Scan the material below for every line with the string "coming", and copy those lines.

- **Provided data**
◇ ◇ ◇
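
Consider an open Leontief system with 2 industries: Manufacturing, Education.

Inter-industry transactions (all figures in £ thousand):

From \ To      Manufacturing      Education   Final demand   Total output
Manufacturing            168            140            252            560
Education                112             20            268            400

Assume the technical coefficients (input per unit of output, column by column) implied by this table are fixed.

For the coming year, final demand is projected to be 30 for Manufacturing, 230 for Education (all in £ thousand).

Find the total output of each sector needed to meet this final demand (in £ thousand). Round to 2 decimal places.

Technical coefficients a_ij = z_ij / X_j:
  a_MM = 168/560 = 0.30, a_EM = 112/560 = 0.20
  a_ME = 140/400 = 0.35, a_EE = 20/400 = 0.05
I − A =
  [   0.70    -0.35]
  [  -0.20     0.95]
det(I−A) = (0.70)(0.95) − (-0.35)(-0.20) = 0.5950
adj(I−A) = [[0.95, 0.35], [0.20, 0.70]]
(I − A)⁻¹ = adj(I−A) / det(I−A) ≈
  [   1.5966     0.5882]
  [   0.3361     1.1765]
x = (I − A)⁻¹ d = adj(I−A)·d / det(I−A), with det(I−A) = 0.5950:
  x_M = (0.95·30 + 0.35·230) / 0.5950 = 109.00 / 0.5950 ≈ 183.19
  x_E = (0.20·30 + 0.70·230) / 0.5950 = 167.00 / 0.5950 ≈ 280.67

x_M = 183.19, x_E = 280.67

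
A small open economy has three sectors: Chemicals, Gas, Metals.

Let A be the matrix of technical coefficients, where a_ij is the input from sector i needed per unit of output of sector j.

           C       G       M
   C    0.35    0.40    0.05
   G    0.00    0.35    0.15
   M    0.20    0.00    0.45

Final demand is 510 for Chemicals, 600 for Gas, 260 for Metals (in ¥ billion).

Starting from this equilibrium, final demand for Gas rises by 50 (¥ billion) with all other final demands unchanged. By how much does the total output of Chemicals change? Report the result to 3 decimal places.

I − A =
  [   0.65    -0.40    -0.05]
  [   0.00     0.65    -0.15]
  [  -0.20     0.00     0.55]
Cofactors of I−A, C_ij = (−1)^(i+j)·(minor ij) (rows/columns in the sector order above):
  C_11 = (0.65)(0.55) − (-0.15)(0.00) = 0.3575
  C_12 = −[(0.00)(0.55) − (-0.15)(-0.20)] = 0.0300
  C_13 = (0.00)(0.00) − (0.65)(-0.20) = 0.1300
  C_21 = −[(-0.40)(0.55) − (-0.05)(0.00)] = 0.2200
  C_22 = (0.65)(0.55) − (-0.05)(-0.20) = 0.3475
  C_23 = −[(0.65)(0.00) − (-0.40)(-0.20)] = 0.0800
  C_31 = (-0.40)(-0.15) − (-0.05)(0.65) = 0.0925
  C_32 = −[(0.65)(-0.15) − (-0.05)(0.00)] = 0.0975
  C_33 = (0.65)(0.65) − (-0.40)(0.00) = 0.4225
det(I−A) = Σ_j (I−A)_1j·C_1j = (0.65)(0.3575) + (-0.40)(0.0300) + (-0.05)(0.1300) = 0.213875
adj(I−A) = Cᵀ =
  [ 0.3575   0.2200   0.0925]
  [ 0.0300   0.3475   0.0975]
  [ 0.1300   0.0800   0.4225]
(I − A)⁻¹ = adj(I−A) / det(I−A) ≈
  [   1.6715     1.0286     0.4325]
  [   0.1403     1.6248     0.4559]
  [   0.6078     0.3741     1.9755]
Δx = (I − A)⁻¹ Δd with Δd having +50 in the Gas component and 0 elsewhere.
So Δx_C = L_CG · (+50), where L_CG = adj(I−A)_CG / det(I−A) = 0.2200 / 0.213875.
Δx_C = 0.2200 × (+50) / 0.213875 = 11.00 / 0.213875 ≈ 51.432.

Δx_C = 51.432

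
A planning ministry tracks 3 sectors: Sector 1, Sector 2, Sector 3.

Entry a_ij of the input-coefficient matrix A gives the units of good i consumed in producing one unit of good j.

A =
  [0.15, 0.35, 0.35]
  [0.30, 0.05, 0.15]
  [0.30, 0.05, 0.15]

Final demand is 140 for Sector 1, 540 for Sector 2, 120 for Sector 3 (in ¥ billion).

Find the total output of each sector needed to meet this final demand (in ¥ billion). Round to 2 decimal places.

I − A =
  [   0.85    -0.35    -0.35]
  [  -0.30     0.95    -0.15]
  [  -0.30    -0.05     0.85]
Cofactors of I−A, C_ij = (−1)^(i+j)·(minor ij) (rows/columns in the sector order above):
  C_11 = (0.95)(0.85) − (-0.15)(-0.05) = 0.8000
  C_12 = −[(-0.30)(0.85) − (-0.15)(-0.30)] = 0.3000
  C_13 = (-0.30)(-0.05) − (0.95)(-0.30) = 0.3000
  C_21 = −[(-0.35)(0.85) − (-0.35)(-0.05)] = 0.3150
  C_22 = (0.85)(0.85) − (-0.35)(-0.30) = 0.6175
  C_23 = −[(0.85)(-0.05) − (-0.35)(-0.30)] = 0.1475
  C_31 = (-0.35)(-0.15) − (-0.35)(0.95) = 0.3850
  C_32 = −[(0.85)(-0.15) − (-0.35)(-0.30)] = 0.2325
  C_33 = (0.85)(0.95) − (-0.35)(-0.30) = 0.7025
det(I−A) = Σ_j (I−A)_1j·C_1j = (0.85)(0.8000) + (-0.35)(0.3000) + (-0.35)(0.3000) = 0.4700
adj(I−A) = Cᵀ =
  [ 0.8000   0.3150   0.3850]
  [ 0.3000   0.6175   0.2325]
  [ 0.3000   0.1475   0.7025]
(I − A)⁻¹ = adj(I−A) / det(I−A) ≈
  [   1.7021     0.6702     0.8191]
  [   0.6383     1.3138     0.4947]
  [   0.6383     0.3138     1.4947]
x = (I − A)⁻¹ d = adj(I−A)·d / det(I−A), with det(I−A) = 0.4700:
  x_1 = (0.8000·140 + 0.3150·540 + 0.3850·120) / 0.4700 = 328.30 / 0.4700 ≈ 698.51
  x_2 = (0.3000·140 + 0.6175·540 + 0.2325·120) / 0.4700 = 403.35 / 0.4700 ≈ 858.19
  x_3 = (0.3000·140 + 0.1475·540 + 0.7025·120) / 0.4700 = 205.95 / 0.4700 ≈ 438.19

x_1 = 698.51, x_2 = 858.19, x_3 = 438.19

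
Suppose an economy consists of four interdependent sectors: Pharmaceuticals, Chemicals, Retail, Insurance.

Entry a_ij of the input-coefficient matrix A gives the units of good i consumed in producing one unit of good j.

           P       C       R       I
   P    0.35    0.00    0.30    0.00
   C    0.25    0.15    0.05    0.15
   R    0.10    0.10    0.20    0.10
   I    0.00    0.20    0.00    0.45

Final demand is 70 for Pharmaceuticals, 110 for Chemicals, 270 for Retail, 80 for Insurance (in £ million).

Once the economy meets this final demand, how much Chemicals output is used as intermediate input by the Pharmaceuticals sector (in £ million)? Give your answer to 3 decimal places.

I − A =
  [   0.65     0.00    -0.30     0.00]
  [  -0.25     0.85    -0.05    -0.15]
  [  -0.10    -0.10     0.80    -0.10]
  [   0.00    -0.20     0.00     0.55]
Compute the cofactors C_ij = (−1)^(i+j)·(3×3 minor ij) of I−A; the adjugate is their transpose:
adj(I−A) = Cᵀ =
  [ 0.346250   0.022500   0.131250   0.030000]
  [ 0.112750   0.269500   0.059125   0.084250]
  [ 0.062500   0.048750   0.284375   0.065000]
  [ 0.041000   0.098000   0.021500   0.405750]
det(I−A) = Σ_j (I−A)_1j·C_1j = (0.65)(0.346250) + (0.00)(0.112750) + (-0.30)(0.062500) + (0.00)(0.041000) = 0.2063125
(I − A)⁻¹ = adj(I−A) / det(I−A) ≈
  [   1.6783     0.1091     0.6362     0.1454]
  [   0.5465     1.3063     0.2866     0.4084]
  [   0.3029     0.2363     1.3784     0.3151]
  [   0.1987     0.4750     0.1042     1.9667]
First solve x = (I − A)⁻¹ d = adj(I−A)·d / det(I−A); in particular x_P = (0.346250·70 + 0.022500·110 + 0.131250·270 + 0.030000·80) / 0.2063125 = 64.55 / 0.2063125 ≈ 312.87489.
Intermediate flow from C to P: z_CP = a_CP · x_P = 0.25 × 64.55 / 0.2063125 = 16.1375 / 0.2063125 ≈ 78.219.

z_CP = 78.219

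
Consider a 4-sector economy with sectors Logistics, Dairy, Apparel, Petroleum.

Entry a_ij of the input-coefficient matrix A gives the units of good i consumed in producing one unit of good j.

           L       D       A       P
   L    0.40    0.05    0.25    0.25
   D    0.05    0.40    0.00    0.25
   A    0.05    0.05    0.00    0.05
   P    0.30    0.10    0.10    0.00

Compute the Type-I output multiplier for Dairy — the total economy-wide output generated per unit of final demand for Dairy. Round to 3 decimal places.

I − A =
  [   0.60    -0.05    -0.25    -0.25]
  [  -0.05     0.60     0.00    -0.25]
  [  -0.05    -0.05     1.00    -0.05]
  [  -0.30    -0.10    -0.10     1.00]
Compute the cofactors C_ij = (−1)^(i+j)·(3×3 minor ij) of I−A; the adjugate is their transpose:
adj(I−A) = Cᵀ =
  [ 0.570750   0.089750   0.160000   0.173125]
  [ 0.126000   0.504500   0.047500   0.160000]
  [ 0.044250   0.033750   0.292500   0.034125]
  [ 0.188250   0.080750   0.082000   0.349375]
det(I−A) = Σ_j (I−A)_1j·C_1j = (0.60)(0.570750) + (-0.05)(0.126000) + (-0.25)(0.044250) + (-0.25)(0.188250) = 0.278025
(I − A)⁻¹ = adj(I−A) / det(I−A) ≈
  [   2.0529     0.3228     0.5755     0.6227]
  [   0.4532     1.8146     0.1708     0.5755]
  [   0.1592     0.1214     1.0521     0.1227]
  [   0.6771     0.2904     0.2949     1.2566]
The output multiplier for sector j is the column-j sum of the Leontief inverse (I − A)⁻¹ = adj(I−A) / det(I−A).
Column D of adj(I−A): (0.089750, 0.504500, 0.033750, 0.080750); det(I−A) = 0.278025.
m_D = (0.089750 + 0.504500 + 0.033750 + 0.080750) / 0.278025 = 0.70875 / 0.278025 ≈ 2.549.

m_D = 2.549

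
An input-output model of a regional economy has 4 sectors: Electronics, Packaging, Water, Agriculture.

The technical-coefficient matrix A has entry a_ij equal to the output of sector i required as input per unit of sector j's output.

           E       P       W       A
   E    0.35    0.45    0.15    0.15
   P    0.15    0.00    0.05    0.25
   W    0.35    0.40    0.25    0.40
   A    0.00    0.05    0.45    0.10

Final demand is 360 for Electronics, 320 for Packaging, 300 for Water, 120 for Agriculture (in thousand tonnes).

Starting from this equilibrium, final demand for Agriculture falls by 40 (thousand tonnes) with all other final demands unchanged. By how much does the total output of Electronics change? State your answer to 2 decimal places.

I − A =
  [   0.65    -0.45    -0.15    -0.15]
  [  -0.15     1.00    -0.05    -0.25]
  [  -0.35    -0.40     0.75    -0.40]
  [   0.00    -0.05    -0.45     0.90]
Compute the cofactors C_ij = (−1)^(i+j)·(3×3 minor ij) of I−A; the adjugate is their transpose:
adj(I−A) = Cᵀ =
  [ 0.421625   0.312375   0.271875   0.277875]
  [ 0.129375   0.250875   0.132750   0.150250]
  [ 0.367625   0.391375   0.515000   0.398875]
  [ 0.191000   0.209625   0.264875   0.354500]
det(I−A) = Σ_j (I−A)_1j·C_1j = (0.65)(0.421625) + (-0.45)(0.129375) + (-0.15)(0.367625) + (-0.15)(0.191000) = 0.13204375
(I − A)⁻¹ = adj(I−A) / det(I−A) ≈
  [   3.1931     2.3657     2.0590     2.1044]
  [   0.9798     1.8999     1.0053     1.1379]
  [   2.7841     2.9640     3.9002     3.0208]
  [   1.4465     1.5875     2.0060     2.6847]
Δx = (I − A)⁻¹ Δd with Δd having -40 in the Agriculture component and 0 elsewhere.
So Δx_E = L_EA · (-40), where L_EA = adj(I−A)_EA / det(I−A) = 0.277875 / 0.13204375.
Δx_E = 0.277875 × (-40) / 0.13204375 = -11.115 / 0.13204375 ≈ -84.18.

Δx_E = -84.18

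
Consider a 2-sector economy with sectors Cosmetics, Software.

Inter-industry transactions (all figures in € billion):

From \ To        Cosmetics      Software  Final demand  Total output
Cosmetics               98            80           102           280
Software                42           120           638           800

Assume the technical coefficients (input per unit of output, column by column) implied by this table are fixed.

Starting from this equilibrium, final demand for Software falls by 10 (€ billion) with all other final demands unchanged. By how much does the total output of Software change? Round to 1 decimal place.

Δx_S = -12.1

Technical coefficients a_ij = z_ij / X_j:
  a_CC = 98/280 = 0.35, a_SC = 42/280 = 0.15
  a_CS = 80/800 = 0.10, a_SS = 120/800 = 0.15
I − A =
  [   0.65    -0.10]
  [  -0.15     0.85]
det(I−A) = (0.65)(0.85) − (-0.10)(-0.15) = 0.5375
adj(I−A) = [[0.85, 0.10], [0.15, 0.65]]
(I − A)⁻¹ = adj(I−A) / det(I−A) ≈
  [   1.5814     0.1860]
  [   0.2791     1.2093]
Δx = (I − A)⁻¹ Δd with Δd having -10 in the Software component and 0 elsewhere.
So Δx_S = L_SS · (-10), where L_SS = adj(I−A)_SS / det(I−A) = 0.65 / 0.5375.
Δx_S = 0.65 × (-10) / 0.5375 = -6.50 / 0.5375 ≈ -12.1.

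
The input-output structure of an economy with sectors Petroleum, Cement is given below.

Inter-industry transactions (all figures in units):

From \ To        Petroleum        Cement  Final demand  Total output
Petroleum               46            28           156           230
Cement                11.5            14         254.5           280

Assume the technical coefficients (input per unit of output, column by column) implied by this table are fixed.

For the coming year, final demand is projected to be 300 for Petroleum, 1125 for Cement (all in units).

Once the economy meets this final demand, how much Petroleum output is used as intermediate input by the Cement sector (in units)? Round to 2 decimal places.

Technical coefficients a_ij = z_ij / X_j:
  a_PP = 46/230 = 0.20, a_CP = 11.5/230 = 0.05
  a_PC = 28/280 = 0.10, a_CC = 14/280 = 0.05
I − A =
  [   0.80    -0.10]
  [  -0.05     0.95]
det(I−A) = (0.80)(0.95) − (-0.10)(-0.05) = 0.7550
adj(I−A) = [[0.95, 0.10], [0.05, 0.80]]
(I − A)⁻¹ = adj(I−A) / det(I−A) ≈
  [   1.2583     0.1325]
  [   0.0662     1.0596]
First solve x = (I − A)⁻¹ d = adj(I−A)·d / det(I−A); in particular x_C = (0.05·300 + 0.80·1125) / 0.7550 = 915.00 / 0.7550 ≈ 1211.9205.
Intermediate flow from P to C: z_PC = a_PC · x_C = 0.10 × 915.00 / 0.7550 = 91.50 / 0.7550 ≈ 121.19.

z_PC = 121.19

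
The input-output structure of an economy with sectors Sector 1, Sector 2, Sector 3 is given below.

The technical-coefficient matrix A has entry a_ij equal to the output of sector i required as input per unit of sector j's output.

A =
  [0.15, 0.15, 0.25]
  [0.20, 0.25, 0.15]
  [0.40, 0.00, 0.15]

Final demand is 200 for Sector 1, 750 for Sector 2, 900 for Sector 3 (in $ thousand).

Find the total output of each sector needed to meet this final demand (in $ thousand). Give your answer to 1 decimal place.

x_1 = 953.2, x_2 = 1555.7, x_3 = 1507.4

I − A =
  [   0.85    -0.15    -0.25]
  [  -0.20     0.75    -0.15]
  [  -0.40     0.00     0.85]
Cofactors of I−A, C_ij = (−1)^(i+j)·(minor ij) (rows/columns in the sector order above):
  C_11 = (0.75)(0.85) − (-0.15)(0.00) = 0.6375
  C_12 = −[(-0.20)(0.85) − (-0.15)(-0.40)] = 0.2300
  C_13 = (-0.20)(0.00) − (0.75)(-0.40) = 0.3000
  C_21 = −[(-0.15)(0.85) − (-0.25)(0.00)] = 0.1275
  C_22 = (0.85)(0.85) − (-0.25)(-0.40) = 0.6225
  C_23 = −[(0.85)(0.00) − (-0.15)(-0.40)] = 0.0600
  C_31 = (-0.15)(-0.15) − (-0.25)(0.75) = 0.2100
  C_32 = −[(0.85)(-0.15) − (-0.25)(-0.20)] = 0.1775
  C_33 = (0.85)(0.75) − (-0.15)(-0.20) = 0.6075
det(I−A) = Σ_j (I−A)_1j·C_1j = (0.85)(0.6375) + (-0.15)(0.2300) + (-0.25)(0.3000) = 0.432375
adj(I−A) = Cᵀ =
  [ 0.6375   0.1275   0.2100]
  [ 0.2300   0.6225   0.1775]
  [ 0.3000   0.0600   0.6075]
(I − A)⁻¹ = adj(I−A) / det(I−A) ≈
  [   1.4744     0.2949     0.4857]
  [   0.5319     1.4397     0.4105]
  [   0.6938     0.1388     1.4050]
x = (I − A)⁻¹ d = adj(I−A)·d / det(I−A), with det(I−A) = 0.432375:
  x_1 = (0.6375·200 + 0.1275·750 + 0.2100·900) / 0.432375 = 412.125 / 0.432375 ≈ 953.2
  x_2 = (0.2300·200 + 0.6225·750 + 0.1775·900) / 0.432375 = 672.625 / 0.432375 ≈ 1555.7
  x_3 = (0.3000·200 + 0.0600·750 + 0.6075·900) / 0.432375 = 651.75 / 0.432375 ≈ 1507.4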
◇ ◇ ◇
- **Answer to this task**
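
For the coming year, final demand is projected to be 30 for Manufacturing, 230 for Education (all in £ thousand).
For the coming year, final demand is projected to be 300 for Petroleum, 1125 for Cement (all in units).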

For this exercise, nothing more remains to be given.